SUPPLIED MATERIAL:
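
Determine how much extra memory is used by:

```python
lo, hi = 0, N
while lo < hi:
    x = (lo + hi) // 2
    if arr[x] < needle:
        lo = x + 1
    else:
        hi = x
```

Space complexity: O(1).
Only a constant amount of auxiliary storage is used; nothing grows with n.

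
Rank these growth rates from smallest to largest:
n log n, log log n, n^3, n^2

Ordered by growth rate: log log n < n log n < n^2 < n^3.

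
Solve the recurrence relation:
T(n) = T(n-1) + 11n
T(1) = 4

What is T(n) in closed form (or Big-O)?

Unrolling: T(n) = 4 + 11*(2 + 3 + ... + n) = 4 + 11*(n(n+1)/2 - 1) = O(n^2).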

==

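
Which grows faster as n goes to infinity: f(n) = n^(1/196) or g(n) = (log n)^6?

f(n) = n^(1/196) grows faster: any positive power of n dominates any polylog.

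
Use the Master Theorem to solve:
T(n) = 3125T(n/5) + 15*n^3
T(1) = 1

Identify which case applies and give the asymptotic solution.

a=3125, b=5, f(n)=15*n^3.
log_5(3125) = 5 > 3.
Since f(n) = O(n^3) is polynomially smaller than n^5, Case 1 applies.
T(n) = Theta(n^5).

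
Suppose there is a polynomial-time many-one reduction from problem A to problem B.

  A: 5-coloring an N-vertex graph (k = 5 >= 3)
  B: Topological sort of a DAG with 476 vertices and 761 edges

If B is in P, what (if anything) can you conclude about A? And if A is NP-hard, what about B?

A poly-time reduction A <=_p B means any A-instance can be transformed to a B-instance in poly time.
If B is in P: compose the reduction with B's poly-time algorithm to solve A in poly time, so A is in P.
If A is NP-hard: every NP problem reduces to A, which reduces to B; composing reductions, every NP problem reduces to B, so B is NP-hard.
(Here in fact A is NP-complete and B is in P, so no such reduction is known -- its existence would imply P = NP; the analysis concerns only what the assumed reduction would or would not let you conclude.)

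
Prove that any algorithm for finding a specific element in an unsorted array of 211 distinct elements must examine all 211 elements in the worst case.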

WHAT IS REQUIRED:
Would you copy every line of the entries that includes the word "from"?

TASK SOLUTION:
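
Rank these growth rates from smallest to largest:
Suppose there is a polynomial-time many-one reduction from problem A to problem B.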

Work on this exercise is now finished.